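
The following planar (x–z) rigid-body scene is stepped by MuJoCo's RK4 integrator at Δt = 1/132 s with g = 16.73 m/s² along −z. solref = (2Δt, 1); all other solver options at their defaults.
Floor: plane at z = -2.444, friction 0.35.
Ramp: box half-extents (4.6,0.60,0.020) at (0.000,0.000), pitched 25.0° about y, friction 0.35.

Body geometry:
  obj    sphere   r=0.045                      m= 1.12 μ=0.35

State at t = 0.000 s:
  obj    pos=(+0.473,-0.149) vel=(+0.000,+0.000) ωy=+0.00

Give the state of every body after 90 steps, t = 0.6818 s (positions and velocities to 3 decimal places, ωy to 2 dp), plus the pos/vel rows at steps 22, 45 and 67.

State at t = 0.6818 s:
  obj    pos=(+1.537,-0.645) vel=(+3.121,-1.455) ωy=+76.50

Key-timestep trajectory:
   step    t(s)  obj.x    obj.z    obj.vx   obj.vz 
     22  0.1667   +0.537  -0.179  +0.763  -0.356
     45  0.3409   +0.739  -0.273  +1.561  -0.728
     67  0.5076   +1.063  -0.424  +2.323  -1.083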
============
Only those lines of the entries above that run from the line containing "m= 1.12 μ=0.35" to the line containing "pos=(+0.473,-0.149) vel=(+0.000,+0.000) ωy=+0.00", both included, should be transcribed exactly.

(Written response):
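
  obj    sphere   r=0.045                      m= 1.12 μ=0.35

State at t = 0.000 s:
  obj    pos=(+0.473,-0.149) vel=(+0.000,+0.000) ωy=+0.00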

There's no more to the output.